• [PROBLEM DETAILS]:
What you return must match the data exactly, line for line.

━━━ EXERCISE INPUTS

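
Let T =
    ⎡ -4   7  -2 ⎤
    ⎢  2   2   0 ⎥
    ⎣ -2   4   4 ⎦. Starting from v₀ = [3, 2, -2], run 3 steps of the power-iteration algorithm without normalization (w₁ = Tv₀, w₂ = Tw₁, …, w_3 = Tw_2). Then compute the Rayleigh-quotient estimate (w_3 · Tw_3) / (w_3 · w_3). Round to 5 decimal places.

λ ≈ 1.88230

w1 = Tv₀ = ((-4)·3 + 7·2 + (-2)·(-2); 2·3 + 2·2 + 0·(-2); (-2)·3 + 4·2 + 4·(-2)) = (6, 10, -6)
w2 = Tw1 = ((-4)·6 + 7·10 + (-2)·(-6); 2·6 + 2·10 + 0·(-6); (-2)·6 + 4·10 + 4·(-6)) = (58, 32, 4)
w3 = Tw2 = (-16, 180, 28)
Tw3 = (1268, 328, 864)
w3·Tw3 = (-16)·1268 + 180·328 + 28·864 = 62944; w3·w3 = (-16)·(-16) + 180·180 + 28·28 = 33440
λ ≈ 62944/33440 = 1.88230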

━━━━━━

• [SOLVED PROBLEM]:
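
Let T =
    ⎡ -4   7  -2 ⎤
    ⎢  2   2   0 ⎥
    ⎣ -2   4   4 ⎦. Starting from v₀ = [3, 2, -2], run 3 steps of the power-iteration algorithm without normalization (w₁ = Tv₀, w₂ = Tw₁, …, w_3 = Tw_2). Then compute the Rayleigh-quotient estimate (w_3 · Tw_3) / (w_3 · w_3). Round to 5 decimal places.

λ ≈ 1.88230

w1 = Tv₀ = ((-4)·3 + 7·2 + (-2)·(-2); 2·3 + 2·2 + 0·(-2); (-2)·3 + 4·2 + 4·(-2)) = (6, 10, -6)
w2 = Tw1 = ((-4)·6 + 7·10 + (-2)·(-6); 2·6 + 2·10 + 0·(-6); (-2)·6 + 4·10 + 4·(-6)) = (58, 32, 4)
w3 = Tw2 = (-16, 180, 28)
Tw3 = (1268, 328, 864)
w3·Tw3 = (-16)·1268 + 180·328 + 28·864 = 62944; w3·w3 = (-16)·(-16) + 180·180 + 28·28 = 33440
λ ≈ 62944/33440 = 1.88230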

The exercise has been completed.